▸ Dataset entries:

================================

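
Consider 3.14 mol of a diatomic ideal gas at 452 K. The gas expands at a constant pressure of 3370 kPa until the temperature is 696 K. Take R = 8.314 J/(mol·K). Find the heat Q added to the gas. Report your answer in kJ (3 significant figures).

Q ≈ 22.3 kJ

Isobaric: W = nRΔT = (3.14)(8.314)(244) = 6370 J.
ΔU = nCᵥΔT with Cᵥ = 5R/2: ΔU = (3.14)(20.79)(244) = 15925 J.
Q = ΔU + W = 15925 + 6370 = 22294 J.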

================================

▸ TASK DIRECTIONS:
A verbatim copy of every entry is needed.

▸ EXERCISE ANSWER:
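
Consider 3.14 mol of a diatomic ideal gas at 452 K. The gas expands at a constant pressure of 3370 kPa until the temperature is 696 K. Take R = 8.314 J/(mol·K). Find the heat Q added to the gas. Report your answer in kJ (3 significant figures).

Q ≈ 22.3 kJ

Isobaric: W = nRΔT = (3.14)(8.314)(244) = 6370 J.
ΔU = nCᵥΔT with Cᵥ = 5R/2: ΔU = (3.14)(20.79)(244) = 15925 J.
Q = ΔU + W = 15925 + 6370 = 22294 J.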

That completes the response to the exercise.